━━ Records provided ━━

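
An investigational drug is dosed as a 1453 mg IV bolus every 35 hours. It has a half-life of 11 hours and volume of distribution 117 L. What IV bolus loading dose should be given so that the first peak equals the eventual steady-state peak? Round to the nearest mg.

f = (1/2)^(35/11) ≈ 0.110199; accumulation ratio R = 1/(1−f) ≈ 1.12385.
Loading dose to hit Cmax,ss on first dose: D_load = D_maint·R ≈ 1453 × 1.12385 ≈ 1632.95 mg.

1633 mg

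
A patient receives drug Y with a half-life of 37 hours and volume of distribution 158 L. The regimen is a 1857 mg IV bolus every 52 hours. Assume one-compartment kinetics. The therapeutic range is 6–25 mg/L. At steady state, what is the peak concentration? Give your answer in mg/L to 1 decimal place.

18.9 mg/L

τ/t½ = 52/37 ≈ 1.4054, so fraction remaining f = (1/2)^(52/37) ≈ 0.3775.
Accumulation ratio R = 1/(1 − f) ≈ 1/0.6225 ≈ 1.6064.
Single-dose peak C₀ = D/Vd = 1857/158 ≈ 11.753 mg/L.
Steady-state peak Cmax,ss = C₀·R ≈ 11.753 × 1.6064 ≈ 18.880 mg/L.
Peak 18.9 mg/L vs MTC 25 mg/L: below toxic threshold.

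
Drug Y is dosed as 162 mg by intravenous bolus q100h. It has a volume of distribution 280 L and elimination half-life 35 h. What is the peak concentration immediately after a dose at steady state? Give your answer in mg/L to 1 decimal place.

k = ln2/t½ = ln2/35 ≈ 0.019804 h⁻¹; fraction remaining f = e^(−kτ) = e^(−0.019804×100) ≈ 0.1380.
At steady state, accumulation factor R = 1/(1 − e^(−kτ)) ≈ 1.1601.
Each bolus raises the concentration by D/Vd = 162/280 ≈ 0.579 mg/L.
Cmax,ss = C₀/(1 − f) ≈ 0.579/0.8620 ≈ 0.672 mg/L.

0.7 mg/L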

━━━

Every record in the listing above is to be copied exactly.

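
An investigational drug is dosed as a 1453 mg IV bolus every 35 hours. It has a half-life of 11 hours and volume of distribution 117 L. What IV bolus loading dose should be given so that the first peak equals the eventual steady-state peak? Round to the nearest mg.

f = (1/2)^(35/11) ≈ 0.110199; accumulation ratio R = 1/(1−f) ≈ 1.12385.
Loading dose to hit Cmax,ss on first dose: D_load = D_maint·R ≈ 1453 × 1.12385 ≈ 1632.95 mg.

1633 mg

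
A patient receives drug Y with a half-life of 37 hours and volume of distribution 158 L. The regimen is a 1857 mg IV bolus every 52 hours. Assume one-compartment kinetics. The therapeutic range is 6–25 mg/L. At steady state, what is the peak concentration? Give your answer in mg/L to 1 decimal place.

18.9 mg/L

τ/t½ = 52/37 ≈ 1.4054, so fraction remaining f = (1/2)^(52/37) ≈ 0.3775.
Accumulation ratio R = 1/(1 − f) ≈ 1/0.6225 ≈ 1.6064.
Single-dose peak C₀ = D/Vd = 1857/158 ≈ 11.753 mg/L.
Steady-state peak Cmax,ss = C₀·R ≈ 11.753 × 1.6064 ≈ 18.880 mg/L.
Peak 18.9 mg/L vs MTC 25 mg/L: below toxic threshold.

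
Drug Y is dosed as 162 mg by intravenous bolus q100h. It has a volume of distribution 280 L and elimination half-life 35 h. What is the peak concentration immediately after a dose at steady state? Give your answer in mg/L to 1 decimal place.

k = ln2/t½ = ln2/35 ≈ 0.019804 h⁻¹; fraction remaining f = e^(−kτ) = e^(−0.019804×100) ≈ 0.1380.
At steady state, accumulation factor R = 1/(1 − e^(−kτ)) ≈ 1.1601.
Each bolus raises the concentration by D/Vd = 162/280 ≈ 0.579 mg/L.
Cmax,ss = C₀/(1 − f) ≈ 0.579/0.8620 ≈ 0.672 mg/L.

0.7 mg/L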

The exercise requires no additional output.